About this exercise
Starting at the first line of the data below, repeat each line word for word up to and including the line with "144.0.0.0/4 : H2".
BEGIN Provided entries
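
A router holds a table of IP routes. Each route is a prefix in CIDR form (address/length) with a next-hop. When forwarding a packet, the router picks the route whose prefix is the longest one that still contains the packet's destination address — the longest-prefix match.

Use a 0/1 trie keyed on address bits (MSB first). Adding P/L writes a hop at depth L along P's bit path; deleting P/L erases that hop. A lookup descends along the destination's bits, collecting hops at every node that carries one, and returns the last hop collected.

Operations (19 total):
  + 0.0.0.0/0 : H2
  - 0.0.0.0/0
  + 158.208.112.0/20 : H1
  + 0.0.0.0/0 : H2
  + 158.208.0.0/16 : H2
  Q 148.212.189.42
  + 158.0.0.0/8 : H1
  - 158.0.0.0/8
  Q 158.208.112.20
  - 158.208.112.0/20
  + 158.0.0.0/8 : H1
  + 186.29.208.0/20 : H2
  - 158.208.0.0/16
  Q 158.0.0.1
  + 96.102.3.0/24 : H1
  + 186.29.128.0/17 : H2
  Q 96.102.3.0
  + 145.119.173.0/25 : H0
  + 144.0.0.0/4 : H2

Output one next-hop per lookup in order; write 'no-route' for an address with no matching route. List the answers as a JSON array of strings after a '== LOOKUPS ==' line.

Process each operation:
  add 0.0.0.0/0 -> H2 at depth 0
  del 0.0.0.0/0 (clear depth 0)
  add 158.208.112.0/20 -> H1 at depth 20
  add 0.0.0.0/0 -> H2 at depth 0
  add 158.208.0.0/16 -> H2 at depth 16
  Q 148.212.189.42: descend 1001 ; hops seen [H2] ; pick H2
  add 158.0.0.0/8 -> H1 at depth 8
  del 158.0.0.0/8 (clear depth 8)
  Q 158.208.112.20: descend 10011110110100000111 ; hops seen [H2,H2,H1] ; pick H1
  del 158.208.112.0/20 (clear depth 20)
  add 158.0.0.0/8 -> H1 at depth 8
  add 186.29.208.0/20 -> H2 at depth 20
  del 158.208.0.0/16 (clear depth 16)
  Q 158.0.0.1: descend 10011110 ; hops seen [H2,H1] ; pick H1
  add 96.102.3.0/24 -> H1 at depth 24
  add 186.29.128.0/17 -> H2 at depth 17
  Q 96.102.3.0: descend 011000000110011000000011 ; hops seen [H2,H1] ; pick H1
  add 145.119.173.0/25 -> H0 at depth 25
  add 144.0.0.0/4 -> H2 at depth 4

== LOOKUPS ==
["H2","H1","H1","H1"]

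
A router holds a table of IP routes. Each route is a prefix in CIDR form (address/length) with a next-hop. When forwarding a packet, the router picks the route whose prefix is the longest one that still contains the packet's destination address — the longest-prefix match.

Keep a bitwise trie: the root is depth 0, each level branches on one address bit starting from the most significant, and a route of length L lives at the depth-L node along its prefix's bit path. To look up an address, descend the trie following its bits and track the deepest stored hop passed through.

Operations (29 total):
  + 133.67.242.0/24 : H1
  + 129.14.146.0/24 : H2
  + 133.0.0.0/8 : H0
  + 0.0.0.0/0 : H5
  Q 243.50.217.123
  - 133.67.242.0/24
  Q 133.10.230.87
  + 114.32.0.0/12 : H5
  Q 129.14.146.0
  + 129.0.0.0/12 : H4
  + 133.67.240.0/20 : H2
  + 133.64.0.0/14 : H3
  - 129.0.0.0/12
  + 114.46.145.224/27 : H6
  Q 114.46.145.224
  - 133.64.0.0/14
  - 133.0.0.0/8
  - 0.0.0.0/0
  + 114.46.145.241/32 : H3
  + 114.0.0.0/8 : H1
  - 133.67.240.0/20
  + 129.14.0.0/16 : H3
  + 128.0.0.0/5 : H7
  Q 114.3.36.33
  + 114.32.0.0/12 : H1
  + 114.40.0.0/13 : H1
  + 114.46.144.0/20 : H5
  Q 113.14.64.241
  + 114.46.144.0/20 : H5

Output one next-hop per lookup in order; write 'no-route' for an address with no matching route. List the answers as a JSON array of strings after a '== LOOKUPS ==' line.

Trace:
  add 133.67.242.0/24 -> H1 at depth 24
  add 129.14.146.0/24 -> H2 at depth 24
  add 133.0.0.0/8 -> H0 at depth 8
  add 0.0.0.0/0 -> H5 at depth 0
  ? 243.50.217.123  path d0:H5→d1:-  best=H5
  - 133.67.242.0/24 clear@24
  ? 133.10.230.87  path d0:H5→d1:-→d2:-→d3:-→d4:-→d5:-→d6:-→d7:-→d8:H0→d9:-  best=H0
  add 114.32.0.0/12 -> H5 at depth 12
  ? 129.14.146.0  path d0:H5→d1:-→d2:-→d3:-→d4:-→d5:-→d6:-→d7:-→d8:-→d9:-→d10:-→d11:-→d12:-→d13:-→d14:-→d15:-→d16:-→d17:-→d18:-→d19:-→d20:-→d21:-→d22:-→d23:-→d24:H2  best=H2
  add 129.0.0.0/12 -> H4 at depth 12
  add 133.67.240.0/20 -> H2 at depth 20
  add 133.64.0.0/14 -> H3 at depth 14
  - 129.0.0.0/12 clear@12
  add 114.46.145.224/27 -> H6 at depth 27
  ? 114.46.145.224  path d0:H5→d1:-→d2:-→d3:-→d4:-→d5:-→d6:-→d7:-→d8:-→d9:-→d10:-→d11:-→d12:H5→d13:-→d14:-→d15:-→d16:-→d17:-→d18:-→d19:-→d20:-→d21:-→d22:-→d23:-→d24:-→d25:-→d26:-→d27:H6  best=H6
  - 133.64.0.0/14 clear@14
  - 133.0.0.0/8 clear@8
  - 0.0.0.0/0 clear@0
  add 114.46.145.241/32 -> H3 at depth 32
  add 114.0.0.0/8 -> H1 at depth 8
  - 133.67.240.0/20 clear@20
  add 129.14.0.0/16 -> H3 at depth 16
  add 128.0.0.0/5 -> H7 at depth 5
  ? 114.3.36.33  path d0:-→d1:-→d2:-→d3:-→d4:-→d5:-→d6:-→d7:-→d8:H1→d9:-→d10:-  best=H1
  add 114.32.0.0/12 -> H1 at depth 12
  add 114.40.0.0/13 -> H1 at depth 13
  add 114.46.144.0/20 -> H5 at depth 20
  ? 113.14.64.241  path d0:-→d1:-→d2:-→d3:-→d4:-→d5:-→d6:-  best=no-route
  add 114.46.144.0/20 -> H5 at depth 20

== LOOKUPS ==
["H5","H0","H2","H6","H1","no-route"]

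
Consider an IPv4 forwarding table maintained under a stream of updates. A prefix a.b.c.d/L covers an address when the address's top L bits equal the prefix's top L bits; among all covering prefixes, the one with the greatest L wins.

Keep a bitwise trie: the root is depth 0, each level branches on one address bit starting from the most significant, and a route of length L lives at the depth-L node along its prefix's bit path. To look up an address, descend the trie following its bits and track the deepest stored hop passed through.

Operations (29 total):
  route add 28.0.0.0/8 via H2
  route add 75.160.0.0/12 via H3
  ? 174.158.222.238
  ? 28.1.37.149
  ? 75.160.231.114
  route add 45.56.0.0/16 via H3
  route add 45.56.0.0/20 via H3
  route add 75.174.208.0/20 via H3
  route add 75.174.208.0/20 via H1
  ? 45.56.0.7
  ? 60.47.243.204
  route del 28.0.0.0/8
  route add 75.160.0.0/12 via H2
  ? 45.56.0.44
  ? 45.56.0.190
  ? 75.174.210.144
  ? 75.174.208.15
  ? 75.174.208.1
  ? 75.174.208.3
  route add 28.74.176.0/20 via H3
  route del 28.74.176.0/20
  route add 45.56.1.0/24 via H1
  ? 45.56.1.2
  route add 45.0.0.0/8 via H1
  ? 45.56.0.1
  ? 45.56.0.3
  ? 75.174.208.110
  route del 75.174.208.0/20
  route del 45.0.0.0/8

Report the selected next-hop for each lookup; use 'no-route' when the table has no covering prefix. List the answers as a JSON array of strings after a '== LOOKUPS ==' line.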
END Provided entries
Solution for this task
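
A router holds a table of IP routes. Each route is a prefix in CIDR form (address/length) with a next-hop. When forwarding a packet, the router picks the route whose prefix is the longest one that still contains the packet's destination address — the longest-prefix match.

Use a 0/1 trie keyed on address bits (MSB first). Adding P/L writes a hop at depth L along P's bit path; deleting P/L erases that hop. A lookup descends along the destination's bits, collecting hops at every node that carries one, and returns the last hop collected.

Operations (19 total):
  + 0.0.0.0/0 : H2
  - 0.0.0.0/0
  + 158.208.112.0/20 : H1
  + 0.0.0.0/0 : H2
  + 158.208.0.0/16 : H2
  Q 148.212.189.42
  + 158.0.0.0/8 : H1
  - 158.0.0.0/8
  Q 158.208.112.20
  - 158.208.112.0/20
  + 158.0.0.0/8 : H1
  + 186.29.208.0/20 : H2
  - 158.208.0.0/16
  Q 158.0.0.1
  + 96.102.3.0/24 : H1
  + 186.29.128.0/17 : H2
  Q 96.102.3.0
  + 145.119.173.0/25 : H0
  + 144.0.0.0/4 : H2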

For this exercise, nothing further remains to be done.